■ What this task involves ■
Give back exactly the line that contains "The crank AB" and all the lines after it in the records below, to the very last, with no other output.

(Stored items)
——

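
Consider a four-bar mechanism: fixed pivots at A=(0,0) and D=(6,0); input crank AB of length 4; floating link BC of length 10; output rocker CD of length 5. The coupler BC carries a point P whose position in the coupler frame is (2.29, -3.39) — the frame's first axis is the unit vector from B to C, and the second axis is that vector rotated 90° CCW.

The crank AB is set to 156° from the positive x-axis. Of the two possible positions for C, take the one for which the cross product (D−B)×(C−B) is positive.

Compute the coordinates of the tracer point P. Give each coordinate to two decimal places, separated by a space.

-0.36 -0.79

A=(0,0), D=(6.00,0)
B = A + 4.00·(cos156°, sin156°) = (-3.6542, 1.6269)
|BD| = 9.7903
circle(B,10.00) ∩ circle(D,5.00): a=8.7255, h=4.8853
  candidates: C₊=(5.7618,4.9943) cross=47.829; C₋=(4.1381,-4.6404) cross=-47.829
  mode + wants cross > 0 → take C=(5.7618,4.9943) (cross=47.829)
ex = (C−B)/|BC| = (0.9416,0.3367); ey = (-0.3367,0.9416)
P = B + 2.29·ex + -3.39·ey = (-0.3564,-0.7939)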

——

■ Response ■
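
The crank AB is set to 156° from the positive x-axis. Of the two possible positions for C, take the one for which the cross product (D−B)×(C−B) is positive.

Compute the coordinates of the tracer point P. Give each coordinate to two decimal places, separated by a space.

-0.36 -0.79

A=(0,0), D=(6.00,0)
B = A + 4.00·(cos156°, sin156°) = (-3.6542, 1.6269)
|BD| = 9.7903
circle(B,10.00) ∩ circle(D,5.00): a=8.7255, h=4.8853
  candidates: C₊=(5.7618,4.9943) cross=47.829; C₋=(4.1381,-4.6404) cross=-47.829
  mode + wants cross > 0 → take C=(5.7618,4.9943) (cross=47.829)
ex = (C−B)/|BC| = (0.9416,0.3367); ey = (-0.3367,0.9416)
P = B + 2.29·ex + -3.39·ey = (-0.3564,-0.7939)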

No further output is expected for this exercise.